### What is needed:
Set down all the lines below, each one exactly as shown.

### Material to process:
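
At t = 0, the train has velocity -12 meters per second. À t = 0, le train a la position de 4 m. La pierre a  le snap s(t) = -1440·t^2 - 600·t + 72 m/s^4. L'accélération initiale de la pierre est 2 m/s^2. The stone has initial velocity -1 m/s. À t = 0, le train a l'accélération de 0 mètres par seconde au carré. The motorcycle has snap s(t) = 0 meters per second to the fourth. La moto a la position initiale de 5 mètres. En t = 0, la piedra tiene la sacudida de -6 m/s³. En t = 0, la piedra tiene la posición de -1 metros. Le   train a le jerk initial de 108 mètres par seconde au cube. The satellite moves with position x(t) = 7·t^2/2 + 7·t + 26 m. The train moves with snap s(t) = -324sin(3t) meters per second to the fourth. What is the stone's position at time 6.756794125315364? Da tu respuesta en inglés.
To solve this, we need to take 4 integrals of our snap equation s(t) = -1440·t^2 - 600·t + 72. The integral of snap is jerk. Using j(0) = -6, we get j(t) = -480·t^3 - 300·t^2 + 72·t - 6. The antiderivative of jerk is acceleration. Using a(0) = 2, we get a(t) = -120·t^4 - 100·t^3 + 36·t^2 - 6·t + 2. Integrating acceleration and using the initial condition v(0) = -1, we get v(t) = -24·t^5 - 25·t^4 + 12·t^3 - 3·t^2 + 2·t - 1. Finding the integral of v(t) and using x(0) = -1: x(t) = -4·t^6 - 5·t^5 + 3·t^4 - t^3 + t^2 - t - 1. From the given position equation x(t) = -4·t^6 - 5·t^5 + 3·t^4 - t^3 + t^2 - t - 1, we substitute t = 6.756794125315364 to get x = -445064.940849216.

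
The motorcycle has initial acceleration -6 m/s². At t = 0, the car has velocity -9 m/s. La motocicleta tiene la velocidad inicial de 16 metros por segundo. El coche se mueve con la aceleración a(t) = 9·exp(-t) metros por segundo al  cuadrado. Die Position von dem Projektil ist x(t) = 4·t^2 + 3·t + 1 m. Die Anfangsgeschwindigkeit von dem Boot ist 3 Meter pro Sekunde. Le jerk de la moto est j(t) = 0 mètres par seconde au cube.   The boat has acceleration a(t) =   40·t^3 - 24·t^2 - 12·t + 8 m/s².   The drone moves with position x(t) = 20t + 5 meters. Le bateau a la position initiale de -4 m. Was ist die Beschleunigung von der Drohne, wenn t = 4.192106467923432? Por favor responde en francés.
Nous devons dériver notre équation de la position x(t) = 20·t + 5 2 fois. En prenant d/dt de x(t), nous trouvons v(t) = 20. En dérivant la vitesse, nous obtenons l'accélération: a(t) = 0. De l'équation de l'accélération a(t) = 0, nous substituons t = 4.192106467923432 pour obtenir a = 0.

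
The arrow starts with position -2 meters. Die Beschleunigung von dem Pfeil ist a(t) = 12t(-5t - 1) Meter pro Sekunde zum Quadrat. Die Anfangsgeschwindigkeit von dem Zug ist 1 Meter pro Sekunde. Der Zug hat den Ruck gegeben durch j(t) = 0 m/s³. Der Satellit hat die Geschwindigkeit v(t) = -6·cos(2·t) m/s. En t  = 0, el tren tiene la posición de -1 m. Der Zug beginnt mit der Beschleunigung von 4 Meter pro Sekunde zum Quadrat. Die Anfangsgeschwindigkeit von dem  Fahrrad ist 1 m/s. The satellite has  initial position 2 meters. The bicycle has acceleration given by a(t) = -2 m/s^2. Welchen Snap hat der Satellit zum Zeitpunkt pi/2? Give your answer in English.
Starting from velocity v(t) = -6·cos(2·t), we take 3 derivatives. Differentiating velocity, we get acceleration: a(t) = 12·sin(2·t). Taking d/dt of a(t), we find j(t) = 24·cos(2·t). The derivative of jerk gives snap: s(t) = -48·sin(2·t). We have snap s(t) = -48·sin(2·t). Substituting t = pi/2: s(pi/2) = 0.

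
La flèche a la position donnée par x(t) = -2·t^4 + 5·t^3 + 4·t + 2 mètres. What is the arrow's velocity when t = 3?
Starting from position x(t) = -2·t^4 + 5·t^3 + 4·t + 2, we take 1 derivative. Differentiating position, we get velocity: v(t) = -8·t^3 + 15·t^2 + 4. We have velocity v(t) = -8·t^3 + 15·t^2 + 4. Substituting t = 3: v(3) = -77.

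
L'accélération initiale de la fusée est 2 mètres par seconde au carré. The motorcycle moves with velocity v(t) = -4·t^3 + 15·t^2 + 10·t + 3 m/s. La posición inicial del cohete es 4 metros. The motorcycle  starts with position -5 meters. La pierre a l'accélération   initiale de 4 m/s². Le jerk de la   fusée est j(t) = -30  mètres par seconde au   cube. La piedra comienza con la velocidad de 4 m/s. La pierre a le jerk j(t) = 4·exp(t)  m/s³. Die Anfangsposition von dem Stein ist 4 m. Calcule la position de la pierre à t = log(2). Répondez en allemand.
Wir müssen das Integral unserer Gleichung für den Ruck j(t) = 4·exp(t) 3-mal finden. Mit ∫j(t)dt und Anwendung von a(0) = 4, finden wir a(t) = 4·exp(t). Mit ∫a(t)dt und Anwendung von v(0) = 4, finden wir v(t) = 4·exp(t). Durch Integration von der Geschwindigkeit und Verwendung der Anfangsbedingung x(0) = 4, erhalten wir x(t) = 4·exp(t). Mit x(t) = 4·exp(t) und Einsetzen von t = log(2), finden wir x = 8.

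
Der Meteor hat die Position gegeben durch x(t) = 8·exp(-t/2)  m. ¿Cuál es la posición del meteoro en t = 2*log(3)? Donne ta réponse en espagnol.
Tenemos la posición x(t) = 8·exp(-t/2). Sustituyendo t = 2*log(3): x(2*log(3)) = 8/3.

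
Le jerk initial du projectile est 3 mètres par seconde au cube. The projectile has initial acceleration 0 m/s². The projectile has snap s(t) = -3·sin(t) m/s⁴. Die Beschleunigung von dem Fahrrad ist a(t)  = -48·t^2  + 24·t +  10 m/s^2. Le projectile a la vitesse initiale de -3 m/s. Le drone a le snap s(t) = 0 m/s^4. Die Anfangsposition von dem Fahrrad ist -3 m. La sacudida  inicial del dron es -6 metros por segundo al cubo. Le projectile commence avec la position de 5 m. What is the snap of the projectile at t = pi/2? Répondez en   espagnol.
Tenemos el snap s(t) = -3·sin(t). Sustituyendo t = pi/2: s(pi/2) = -3.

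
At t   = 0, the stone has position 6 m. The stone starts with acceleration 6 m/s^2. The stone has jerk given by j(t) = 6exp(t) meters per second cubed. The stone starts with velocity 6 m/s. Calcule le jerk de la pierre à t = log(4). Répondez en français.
En utilisant j(t) = 6·exp(t) et en substituant t = log(4), nous trouvons j = 24.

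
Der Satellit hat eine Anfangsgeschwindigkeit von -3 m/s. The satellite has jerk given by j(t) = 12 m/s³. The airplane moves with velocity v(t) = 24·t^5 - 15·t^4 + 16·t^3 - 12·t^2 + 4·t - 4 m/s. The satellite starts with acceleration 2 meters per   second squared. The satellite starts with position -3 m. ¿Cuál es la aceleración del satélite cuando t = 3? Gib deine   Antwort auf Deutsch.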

### Solution to the problem:
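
At t = 0, the train has velocity -12 meters per second. À t = 0, le train a la position de 4 m. La pierre a  le snap s(t) = -1440·t^2 - 600·t + 72 m/s^4. L'accélération initiale de la pierre est 2 m/s^2. The stone has initial velocity -1 m/s. À t = 0, le train a l'accélération de 0 mètres par seconde au carré. The motorcycle has snap s(t) = 0 meters per second to the fourth. La moto a la position initiale de 5 mètres. En t = 0, la piedra tiene la sacudida de -6 m/s³. En t = 0, la piedra tiene la posición de -1 metros. Le   train a le jerk initial de 108 mètres par seconde au cube. The satellite moves with position x(t) = 7·t^2/2 + 7·t + 26 m. The train moves with snap s(t) = -324sin(3t) meters per second to the fourth. What is the stone's position at time 6.756794125315364? Da tu respuesta en inglés.
To solve this, we need to take 4 integrals of our snap equation s(t) = -1440·t^2 - 600·t + 72. The integral of snap is jerk. Using j(0) = -6, we get j(t) = -480·t^3 - 300·t^2 + 72·t - 6. The antiderivative of jerk is acceleration. Using a(0) = 2, we get a(t) = -120·t^4 - 100·t^3 + 36·t^2 - 6·t + 2. Integrating acceleration and using the initial condition v(0) = -1, we get v(t) = -24·t^5 - 25·t^4 + 12·t^3 - 3·t^2 + 2·t - 1. Finding the integral of v(t) and using x(0) = -1: x(t) = -4·t^6 - 5·t^5 + 3·t^4 - t^3 + t^2 - t - 1. From the given position equation x(t) = -4·t^6 - 5·t^5 + 3·t^4 - t^3 + t^2 - t - 1, we substitute t = 6.756794125315364 to get x = -445064.940849216.

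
The motorcycle has initial acceleration -6 m/s². At t = 0, the car has velocity -9 m/s. La motocicleta tiene la velocidad inicial de 16 metros por segundo. El coche se mueve con la aceleración a(t) = 9·exp(-t) metros por segundo al  cuadrado. Die Position von dem Projektil ist x(t) = 4·t^2 + 3·t + 1 m. Die Anfangsgeschwindigkeit von dem Boot ist 3 Meter pro Sekunde. Le jerk de la moto est j(t) = 0 mètres par seconde au cube.   The boat has acceleration a(t) =   40·t^3 - 24·t^2 - 12·t + 8 m/s².   The drone moves with position x(t) = 20t + 5 meters. Le bateau a la position initiale de -4 m. Was ist die Beschleunigung von der Drohne, wenn t = 4.192106467923432? Por favor responde en francés.
Nous devons dériver notre équation de la position x(t) = 20·t + 5 2 fois. En prenant d/dt de x(t), nous trouvons v(t) = 20. En dérivant la vitesse, nous obtenons l'accélération: a(t) = 0. De l'équation de l'accélération a(t) = 0, nous substituons t = 4.192106467923432 pour obtenir a = 0.

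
The arrow starts with position -2 meters. Die Beschleunigung von dem Pfeil ist a(t) = 12t(-5t - 1) Meter pro Sekunde zum Quadrat. Die Anfangsgeschwindigkeit von dem Zug ist 1 Meter pro Sekunde. Der Zug hat den Ruck gegeben durch j(t) = 0 m/s³. Der Satellit hat die Geschwindigkeit v(t) = -6·cos(2·t) m/s. En t  = 0, el tren tiene la posición de -1 m. Der Zug beginnt mit der Beschleunigung von 4 Meter pro Sekunde zum Quadrat. Die Anfangsgeschwindigkeit von dem  Fahrrad ist 1 m/s. The satellite has  initial position 2 meters. The bicycle has acceleration given by a(t) = -2 m/s^2. Welchen Snap hat der Satellit zum Zeitpunkt pi/2? Give your answer in English.
Starting from velocity v(t) = -6·cos(2·t), we take 3 derivatives. Differentiating velocity, we get acceleration: a(t) = 12·sin(2·t). Taking d/dt of a(t), we find j(t) = 24·cos(2·t). The derivative of jerk gives snap: s(t) = -48·sin(2·t). We have snap s(t) = -48·sin(2·t). Substituting t = pi/2: s(pi/2) = 0.

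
La flèche a la position donnée par x(t) = -2·t^4 + 5·t^3 + 4·t + 2 mètres. What is the arrow's velocity when t = 3?
Starting from position x(t) = -2·t^4 + 5·t^3 + 4·t + 2, we take 1 derivative. Differentiating position, we get velocity: v(t) = -8·t^3 + 15·t^2 + 4. We have velocity v(t) = -8·t^3 + 15·t^2 + 4. Substituting t = 3: v(3) = -77.

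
L'accélération initiale de la fusée est 2 mètres par seconde au carré. The motorcycle moves with velocity v(t) = -4·t^3 + 15·t^2 + 10·t + 3 m/s. La posición inicial del cohete es 4 metros. The motorcycle  starts with position -5 meters. La pierre a l'accélération   initiale de 4 m/s². Le jerk de la   fusée est j(t) = -30  mètres par seconde au   cube. La piedra comienza con la velocidad de 4 m/s. La pierre a le jerk j(t) = 4·exp(t)  m/s³. Die Anfangsposition von dem Stein ist 4 m. Calcule la position de la pierre à t = log(2). Répondez en allemand.
Wir müssen das Integral unserer Gleichung für den Ruck j(t) = 4·exp(t) 3-mal finden. Mit ∫j(t)dt und Anwendung von a(0) = 4, finden wir a(t) = 4·exp(t). Mit ∫a(t)dt und Anwendung von v(0) = 4, finden wir v(t) = 4·exp(t). Durch Integration von der Geschwindigkeit und Verwendung der Anfangsbedingung x(0) = 4, erhalten wir x(t) = 4·exp(t). Mit x(t) = 4·exp(t) und Einsetzen von t = log(2), finden wir x = 8.

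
Der Meteor hat die Position gegeben durch x(t) = 8·exp(-t/2)  m. ¿Cuál es la posición del meteoro en t = 2*log(3)? Donne ta réponse en espagnol.
Tenemos la posición x(t) = 8·exp(-t/2). Sustituyendo t = 2*log(3): x(2*log(3)) = 8/3.

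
Le jerk initial du projectile est 3 mètres par seconde au cube. The projectile has initial acceleration 0 m/s². The projectile has snap s(t) = -3·sin(t) m/s⁴. Die Beschleunigung von dem Fahrrad ist a(t)  = -48·t^2  + 24·t +  10 m/s^2. Le projectile a la vitesse initiale de -3 m/s. Le drone a le snap s(t) = 0 m/s^4. Die Anfangsposition von dem Fahrrad ist -3 m. La sacudida  inicial del dron es -6 metros por segundo al cubo. Le projectile commence avec la position de 5 m. What is the snap of the projectile at t = pi/2? Répondez en   espagnol.
Tenemos el snap s(t) = -3·sin(t). Sustituyendo t = pi/2: s(pi/2) = -3.

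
At t   = 0, the stone has position 6 m. The stone starts with acceleration 6 m/s^2. The stone has jerk given by j(t) = 6exp(t) meters per second cubed. The stone starts with velocity 6 m/s. Calcule le jerk de la pierre à t = log(4). Répondez en français.
En utilisant j(t) = 6·exp(t) et en substituant t = log(4), nous trouvons j = 24.

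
Der Satellit hat eine Anfangsgeschwindigkeit von -3 m/s. The satellite has jerk given by j(t) = 12 m/s³. The airplane moves with velocity v(t) = 24·t^5 - 15·t^4 + 16·t^3 - 12·t^2 + 4·t - 4 m/s. The satellite starts with acceleration 2 meters per   second squared. The satellite starts with position -3 m. ¿Cuál es la aceleración del satélite cuando t = 3? Gib deine   Antwort auf Deutsch.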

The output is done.